_EXERCISE GOAL_:
Begin at the line with "Apply run-length encoding" and write out every line after it, exactly, through the last line below, adding nothing.

Dataset entries:
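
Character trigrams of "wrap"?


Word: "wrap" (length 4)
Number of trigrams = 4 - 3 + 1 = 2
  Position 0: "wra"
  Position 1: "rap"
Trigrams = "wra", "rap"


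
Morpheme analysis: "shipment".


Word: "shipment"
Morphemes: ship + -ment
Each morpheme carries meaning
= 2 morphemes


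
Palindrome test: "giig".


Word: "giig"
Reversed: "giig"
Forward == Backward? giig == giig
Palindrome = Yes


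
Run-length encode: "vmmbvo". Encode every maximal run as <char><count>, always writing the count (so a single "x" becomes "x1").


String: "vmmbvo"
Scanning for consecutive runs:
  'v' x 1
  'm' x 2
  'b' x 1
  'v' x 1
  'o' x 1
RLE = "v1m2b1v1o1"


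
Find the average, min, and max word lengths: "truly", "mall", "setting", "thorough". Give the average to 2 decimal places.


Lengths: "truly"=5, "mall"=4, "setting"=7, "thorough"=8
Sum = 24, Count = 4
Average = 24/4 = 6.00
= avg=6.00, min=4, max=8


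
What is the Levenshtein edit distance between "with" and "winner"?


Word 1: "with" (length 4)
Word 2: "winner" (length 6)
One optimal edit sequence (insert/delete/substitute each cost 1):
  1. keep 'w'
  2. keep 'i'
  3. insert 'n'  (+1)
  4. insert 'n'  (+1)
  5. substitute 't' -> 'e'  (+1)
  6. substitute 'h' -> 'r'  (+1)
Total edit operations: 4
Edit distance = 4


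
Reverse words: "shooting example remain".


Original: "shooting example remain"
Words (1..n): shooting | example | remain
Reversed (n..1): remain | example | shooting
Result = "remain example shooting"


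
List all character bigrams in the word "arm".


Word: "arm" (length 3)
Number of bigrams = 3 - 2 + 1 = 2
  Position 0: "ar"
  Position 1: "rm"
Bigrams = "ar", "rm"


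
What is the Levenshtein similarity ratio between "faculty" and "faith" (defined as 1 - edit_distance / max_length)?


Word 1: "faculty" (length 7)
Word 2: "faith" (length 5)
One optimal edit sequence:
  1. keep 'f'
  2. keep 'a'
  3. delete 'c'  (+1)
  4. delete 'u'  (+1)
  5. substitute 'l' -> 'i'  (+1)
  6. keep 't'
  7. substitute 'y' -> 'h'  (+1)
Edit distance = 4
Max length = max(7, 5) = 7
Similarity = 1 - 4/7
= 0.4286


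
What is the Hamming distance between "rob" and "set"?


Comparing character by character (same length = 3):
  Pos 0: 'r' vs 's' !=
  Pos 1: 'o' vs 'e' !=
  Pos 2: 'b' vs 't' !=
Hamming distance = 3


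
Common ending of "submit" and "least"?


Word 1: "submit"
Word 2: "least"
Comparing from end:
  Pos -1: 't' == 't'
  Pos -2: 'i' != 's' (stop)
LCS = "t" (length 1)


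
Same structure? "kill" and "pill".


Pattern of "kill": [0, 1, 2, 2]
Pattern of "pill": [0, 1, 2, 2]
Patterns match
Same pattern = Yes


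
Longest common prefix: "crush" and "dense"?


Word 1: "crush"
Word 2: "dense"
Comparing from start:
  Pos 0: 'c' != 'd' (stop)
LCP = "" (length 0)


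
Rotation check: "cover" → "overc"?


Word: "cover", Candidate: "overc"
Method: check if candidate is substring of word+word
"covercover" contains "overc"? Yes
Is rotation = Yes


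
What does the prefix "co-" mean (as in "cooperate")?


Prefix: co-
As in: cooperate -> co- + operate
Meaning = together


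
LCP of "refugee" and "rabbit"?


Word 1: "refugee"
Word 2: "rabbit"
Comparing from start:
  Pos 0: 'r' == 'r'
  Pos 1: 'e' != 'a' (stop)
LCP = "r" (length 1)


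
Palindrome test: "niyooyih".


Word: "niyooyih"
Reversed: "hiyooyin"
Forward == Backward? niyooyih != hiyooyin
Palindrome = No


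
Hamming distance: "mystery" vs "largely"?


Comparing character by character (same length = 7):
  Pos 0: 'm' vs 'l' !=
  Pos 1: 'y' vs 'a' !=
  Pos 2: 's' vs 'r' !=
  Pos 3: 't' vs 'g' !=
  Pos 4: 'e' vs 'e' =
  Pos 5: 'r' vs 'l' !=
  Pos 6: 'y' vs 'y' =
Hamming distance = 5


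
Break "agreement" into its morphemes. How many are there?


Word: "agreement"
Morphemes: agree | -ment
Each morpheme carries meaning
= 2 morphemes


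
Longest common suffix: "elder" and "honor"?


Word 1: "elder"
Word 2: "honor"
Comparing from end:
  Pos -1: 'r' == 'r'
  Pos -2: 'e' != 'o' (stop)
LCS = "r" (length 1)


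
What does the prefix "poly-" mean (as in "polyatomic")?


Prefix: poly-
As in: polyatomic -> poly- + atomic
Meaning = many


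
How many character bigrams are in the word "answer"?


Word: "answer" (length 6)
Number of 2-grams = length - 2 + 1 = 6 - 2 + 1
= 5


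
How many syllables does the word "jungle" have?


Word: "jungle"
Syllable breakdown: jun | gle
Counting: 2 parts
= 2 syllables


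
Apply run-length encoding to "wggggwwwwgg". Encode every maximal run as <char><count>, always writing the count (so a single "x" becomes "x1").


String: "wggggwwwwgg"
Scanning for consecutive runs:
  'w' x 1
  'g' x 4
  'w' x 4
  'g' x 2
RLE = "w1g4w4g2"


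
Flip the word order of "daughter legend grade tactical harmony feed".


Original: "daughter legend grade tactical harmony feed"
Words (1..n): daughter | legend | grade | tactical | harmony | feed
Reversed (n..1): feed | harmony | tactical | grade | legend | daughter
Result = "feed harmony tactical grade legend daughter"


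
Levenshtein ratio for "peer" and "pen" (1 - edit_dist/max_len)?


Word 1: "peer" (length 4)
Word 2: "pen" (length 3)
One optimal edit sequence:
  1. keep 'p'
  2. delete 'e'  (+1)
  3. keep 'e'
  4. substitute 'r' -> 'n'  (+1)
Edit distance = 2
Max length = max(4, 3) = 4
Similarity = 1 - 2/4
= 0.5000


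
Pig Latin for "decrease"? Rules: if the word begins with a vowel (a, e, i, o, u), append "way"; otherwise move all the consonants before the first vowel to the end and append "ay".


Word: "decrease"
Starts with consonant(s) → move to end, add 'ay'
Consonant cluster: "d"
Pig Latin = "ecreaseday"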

_ANSWER BOX_:
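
Apply run-length encoding to "wggggwwwwgg". Encode every maximal run as <char><count>, always writing the count (so a single "x" becomes "x1").


String: "wggggwwwwgg"
Scanning for consecutive runs:
  'w' x 1
  'g' x 4
  'w' x 4
  'g' x 2
RLE = "w1g4w4g2"


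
Flip the word order of "daughter legend grade tactical harmony feed".


Original: "daughter legend grade tactical harmony feed"
Words (1..n): daughter | legend | grade | tactical | harmony | feed
Reversed (n..1): feed | harmony | tactical | grade | legend | daughter
Result = "feed harmony tactical grade legend daughter"


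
Levenshtein ratio for "peer" and "pen" (1 - edit_dist/max_len)?


Word 1: "peer" (length 4)
Word 2: "pen" (length 3)
One optimal edit sequence:
  1. keep 'p'
  2. delete 'e'  (+1)
  3. keep 'e'
  4. substitute 'r' -> 'n'  (+1)
Edit distance = 2
Max length = max(4, 3) = 4
Similarity = 1 - 2/4
= 0.5000


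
Pig Latin for "decrease"? Rules: if the word begins with a vowel (a, e, i, o, u), append "way"; otherwise move all the consonants before the first vowel to the end and append "ay".


Word: "decrease"
Starts with consonant(s) → move to end, add 'ay'
Consonant cluster: "d"
Pig Latin = "ecreaseday"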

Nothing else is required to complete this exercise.